## Work item
Type the records out again in full, exactly.
......
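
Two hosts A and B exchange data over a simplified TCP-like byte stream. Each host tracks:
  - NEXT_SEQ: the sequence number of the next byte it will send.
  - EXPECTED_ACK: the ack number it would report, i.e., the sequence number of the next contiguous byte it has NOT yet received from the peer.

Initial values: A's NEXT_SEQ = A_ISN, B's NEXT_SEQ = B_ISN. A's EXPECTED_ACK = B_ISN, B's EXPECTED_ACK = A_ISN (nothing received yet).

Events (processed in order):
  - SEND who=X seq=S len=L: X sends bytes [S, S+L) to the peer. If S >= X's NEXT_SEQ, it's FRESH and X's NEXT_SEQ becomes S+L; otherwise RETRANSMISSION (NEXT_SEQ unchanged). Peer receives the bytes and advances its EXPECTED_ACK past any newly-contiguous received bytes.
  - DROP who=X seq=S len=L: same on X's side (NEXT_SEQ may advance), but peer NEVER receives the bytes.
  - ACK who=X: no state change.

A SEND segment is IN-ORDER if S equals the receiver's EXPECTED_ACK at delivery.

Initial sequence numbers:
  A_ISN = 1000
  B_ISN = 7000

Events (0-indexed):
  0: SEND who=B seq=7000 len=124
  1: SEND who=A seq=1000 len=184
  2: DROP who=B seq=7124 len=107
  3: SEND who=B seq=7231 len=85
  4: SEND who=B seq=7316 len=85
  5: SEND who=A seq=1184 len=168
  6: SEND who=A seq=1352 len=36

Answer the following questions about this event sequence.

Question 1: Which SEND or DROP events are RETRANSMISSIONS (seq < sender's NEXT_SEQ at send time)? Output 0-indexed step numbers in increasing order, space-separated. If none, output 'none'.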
......
## Output below
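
Two hosts A and B exchange data over a simplified TCP-like byte stream. Each host tracks:
  - NEXT_SEQ: the sequence number of the next byte it will send.
  - EXPECTED_ACK: the ack number it would report, i.e., the sequence number of the next contiguous byte it has NOT yet received from the peer.

Initial values: A's NEXT_SEQ = A_ISN, B's NEXT_SEQ = B_ISN. A's EXPECTED_ACK = B_ISN, B's EXPECTED_ACK = A_ISN (nothing received yet).

Events (processed in order):
  - SEND who=X seq=S len=L: X sends bytes [S, S+L) to the peer. If S >= X's NEXT_SEQ, it's FRESH and X's NEXT_SEQ becomes S+L; otherwise RETRANSMISSION (NEXT_SEQ unchanged). Peer receives the bytes and advances its EXPECTED_ACK past any newly-contiguous received bytes.
  - DROP who=X seq=S len=L: same on X's side (NEXT_SEQ may advance), but peer NEVER receives the bytes.
  - ACK who=X: no state change.

A SEND segment is IN-ORDER if S equals the receiver's EXPECTED_ACK at delivery.

Initial sequence numbers:
  A_ISN = 1000
  B_ISN = 7000

Events (0-indexed):
  0: SEND who=B seq=7000 len=124
  1: SEND who=A seq=1000 len=184
  2: DROP who=B seq=7124 len=107
  3: SEND who=B seq=7231 len=85
  4: SEND who=B seq=7316 len=85
  5: SEND who=A seq=1184 len=168
  6: SEND who=A seq=1352 len=36

Answer the following questions about this event sequence.

Question 1: Which SEND or DROP events are RETRANSMISSIONS (seq < sender's NEXT_SEQ at send time)? Output 0-indexed step numbers in increasing order, space-separated. If none, output 'none'.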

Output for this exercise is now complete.